**TASK INSTRUCTIONS**
The result should be a verbatim copy of the whole listing.

**DATA SHOWN**

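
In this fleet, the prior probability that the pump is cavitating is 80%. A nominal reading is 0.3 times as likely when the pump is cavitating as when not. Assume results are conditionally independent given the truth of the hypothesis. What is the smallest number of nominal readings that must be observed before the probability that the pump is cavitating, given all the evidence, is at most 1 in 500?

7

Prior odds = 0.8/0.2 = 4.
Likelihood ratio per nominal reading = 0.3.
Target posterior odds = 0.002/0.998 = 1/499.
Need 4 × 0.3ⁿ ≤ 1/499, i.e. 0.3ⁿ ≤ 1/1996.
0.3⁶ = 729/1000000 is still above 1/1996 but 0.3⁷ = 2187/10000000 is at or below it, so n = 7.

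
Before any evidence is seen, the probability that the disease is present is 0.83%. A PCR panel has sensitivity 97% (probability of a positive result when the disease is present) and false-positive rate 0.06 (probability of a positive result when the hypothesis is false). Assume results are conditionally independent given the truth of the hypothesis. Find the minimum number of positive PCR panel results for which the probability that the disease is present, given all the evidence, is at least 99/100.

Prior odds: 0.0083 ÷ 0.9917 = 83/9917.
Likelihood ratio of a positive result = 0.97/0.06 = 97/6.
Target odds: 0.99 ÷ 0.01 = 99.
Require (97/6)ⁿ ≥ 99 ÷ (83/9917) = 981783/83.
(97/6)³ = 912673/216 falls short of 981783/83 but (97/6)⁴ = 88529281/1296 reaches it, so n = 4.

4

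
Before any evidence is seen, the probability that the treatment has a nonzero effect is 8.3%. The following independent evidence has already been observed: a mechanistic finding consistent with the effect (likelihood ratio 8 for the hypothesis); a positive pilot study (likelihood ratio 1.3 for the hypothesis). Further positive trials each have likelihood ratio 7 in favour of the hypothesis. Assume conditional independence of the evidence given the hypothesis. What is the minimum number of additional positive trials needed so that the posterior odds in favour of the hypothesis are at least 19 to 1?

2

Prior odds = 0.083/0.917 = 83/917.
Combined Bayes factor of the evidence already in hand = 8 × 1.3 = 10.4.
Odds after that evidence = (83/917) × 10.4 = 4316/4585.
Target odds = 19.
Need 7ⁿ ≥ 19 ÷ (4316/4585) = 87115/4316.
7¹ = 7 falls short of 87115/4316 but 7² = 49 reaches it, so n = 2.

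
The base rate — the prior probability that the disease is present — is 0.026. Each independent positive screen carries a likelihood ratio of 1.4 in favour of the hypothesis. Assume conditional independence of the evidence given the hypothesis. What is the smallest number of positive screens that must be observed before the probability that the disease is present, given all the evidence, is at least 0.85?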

**YOUR RESPONSE**
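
In this fleet, the prior probability that the pump is cavitating is 80%. A nominal reading is 0.3 times as likely when the pump is cavitating as when not. Assume results are conditionally independent given the truth of the hypothesis. What is the smallest number of nominal readings that must be observed before the probability that the pump is cavitating, given all the evidence, is at most 1 in 500?

7

Prior odds = 0.8/0.2 = 4.
Likelihood ratio per nominal reading = 0.3.
Target posterior odds = 0.002/0.998 = 1/499.
Need 4 × 0.3ⁿ ≤ 1/499, i.e. 0.3ⁿ ≤ 1/1996.
0.3⁶ = 729/1000000 is still above 1/1996 but 0.3⁷ = 2187/10000000 is at or below it, so n = 7.

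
Before any evidence is seen, the probability that the disease is present is 0.83%. A PCR panel has sensitivity 97% (probability of a positive result when the disease is present) and false-positive rate 0.06 (probability of a positive result when the hypothesis is false). Assume results are conditionally independent given the truth of the hypothesis. Find the minimum number of positive PCR panel results for which the probability that the disease is present, given all the evidence, is at least 99/100.

Prior odds: 0.0083 ÷ 0.9917 = 83/9917.
Likelihood ratio of a positive result = 0.97/0.06 = 97/6.
Target odds: 0.99 ÷ 0.01 = 99.
Require (97/6)ⁿ ≥ 99 ÷ (83/9917) = 981783/83.
(97/6)³ = 912673/216 falls short of 981783/83 but (97/6)⁴ = 88529281/1296 reaches it, so n = 4.

4

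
Before any evidence is seen, the probability that the treatment has a nonzero effect is 8.3%. The following independent evidence has already been observed: a mechanistic finding consistent with the effect (likelihood ratio 8 for the hypothesis); a positive pilot study (likelihood ratio 1.3 for the hypothesis). Further positive trials each have likelihood ratio 7 in favour of the hypothesis. Assume conditional independence of the evidence given the hypothesis. What is the minimum number of additional positive trials needed so that the posterior odds in favour of the hypothesis are at least 19 to 1?

2

Prior odds = 0.083/0.917 = 83/917.
Combined Bayes factor of the evidence already in hand = 8 × 1.3 = 10.4.
Odds after that evidence = (83/917) × 10.4 = 4316/4585.
Target odds = 19.
Need 7ⁿ ≥ 19 ÷ (4316/4585) = 87115/4316.
7¹ = 7 falls short of 87115/4316 but 7² = 49 reaches it, so n = 2.

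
The base rate — the prior probability that the disease is present — is 0.026. Each independent positive screen carries a likelihood ratio of 1.4 in favour of the hypothesis. Assume conditional independence of the evidence given the hypothesis. What is the smallest number of positive screens that must be observed before the probability that the disease is present, given all the evidence, is at least 0.85?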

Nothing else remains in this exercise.